*** Listed entries
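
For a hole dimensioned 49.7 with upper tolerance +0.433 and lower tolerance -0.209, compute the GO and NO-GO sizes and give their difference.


GO = nominal - lower_tol (smallest hole = maximum material condition)
GO = 49.7 - 0.209 = 49.491
NO-GO = nominal + upper_tol (largest hole = least material condition)
NO-GO = 49.7 + 0.433 = 50.133
spread = NO-GO - GO = 50.133 - 49.491 = 0.6420

0.6420


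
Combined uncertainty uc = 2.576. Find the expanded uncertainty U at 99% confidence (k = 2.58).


U = k * uc
U = 2.58 * 2.576
U = 6.6461

6.6461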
******
Your instructions ▸ Exact output of every entry is required.

Answer box ▸
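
For a hole dimensioned 49.7 with upper tolerance +0.433 and lower tolerance -0.209, compute the GO and NO-GO sizes and give their difference.


GO = nominal - lower_tol (smallest hole = maximum material condition)
GO = 49.7 - 0.209 = 49.491
NO-GO = nominal + upper_tol (largest hole = least material condition)
NO-GO = 49.7 + 0.433 = 50.133
spread = NO-GO - GO = 50.133 - 49.491 = 0.6420

0.6420


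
Combined uncertainty uc = 2.576. Find the expanded uncertainty U at 99% confidence (k = 2.58).


U = k * uc
U = 2.58 * 2.576
U = 6.6461

6.6461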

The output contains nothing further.